Every line below between the one holding "Consider how Pafsoish" and the one holding "fendum becomes fendummen", inclusive, should be copied exactly, and no other line.

[Start of Attachment]

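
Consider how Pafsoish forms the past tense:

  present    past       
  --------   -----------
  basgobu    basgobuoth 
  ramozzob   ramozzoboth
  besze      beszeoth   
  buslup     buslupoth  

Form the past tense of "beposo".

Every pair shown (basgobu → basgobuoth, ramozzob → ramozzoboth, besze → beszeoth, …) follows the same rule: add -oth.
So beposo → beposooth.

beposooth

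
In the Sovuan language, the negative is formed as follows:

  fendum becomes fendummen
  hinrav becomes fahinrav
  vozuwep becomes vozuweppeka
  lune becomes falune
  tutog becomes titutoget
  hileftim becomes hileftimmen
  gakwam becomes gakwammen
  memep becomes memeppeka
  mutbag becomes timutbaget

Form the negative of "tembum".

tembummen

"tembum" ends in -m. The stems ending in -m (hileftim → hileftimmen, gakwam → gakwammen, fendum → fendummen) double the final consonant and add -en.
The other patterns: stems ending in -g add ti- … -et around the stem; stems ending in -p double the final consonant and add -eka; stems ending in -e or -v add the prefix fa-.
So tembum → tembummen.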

[End of Attachment]
[Start of Attachment]

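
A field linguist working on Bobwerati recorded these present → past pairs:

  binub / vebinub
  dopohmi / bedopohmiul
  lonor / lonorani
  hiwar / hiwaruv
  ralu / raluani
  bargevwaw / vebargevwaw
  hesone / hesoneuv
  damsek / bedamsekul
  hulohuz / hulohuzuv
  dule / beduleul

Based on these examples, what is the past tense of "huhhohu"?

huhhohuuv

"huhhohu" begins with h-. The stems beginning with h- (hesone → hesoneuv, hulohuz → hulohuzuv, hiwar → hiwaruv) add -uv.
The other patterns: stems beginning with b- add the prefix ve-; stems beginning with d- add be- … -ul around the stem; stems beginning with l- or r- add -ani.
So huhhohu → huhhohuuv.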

[End of Attachment]

> [Written answer]
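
Consider how Pafsoish forms the past tense:

  present    past       
  --------   -----------
  basgobu    basgobuoth 
  ramozzob   ramozzoboth
  besze      beszeoth   
  buslup     buslupoth  

Form the past tense of "beposo".

Every pair shown (basgobu → basgobuoth, ramozzob → ramozzoboth, besze → beszeoth, …) follows the same rule: add -oth.
So beposo → beposooth.

beposooth

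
In the Sovuan language, the negative is formed as follows:

  fendum becomes fendummen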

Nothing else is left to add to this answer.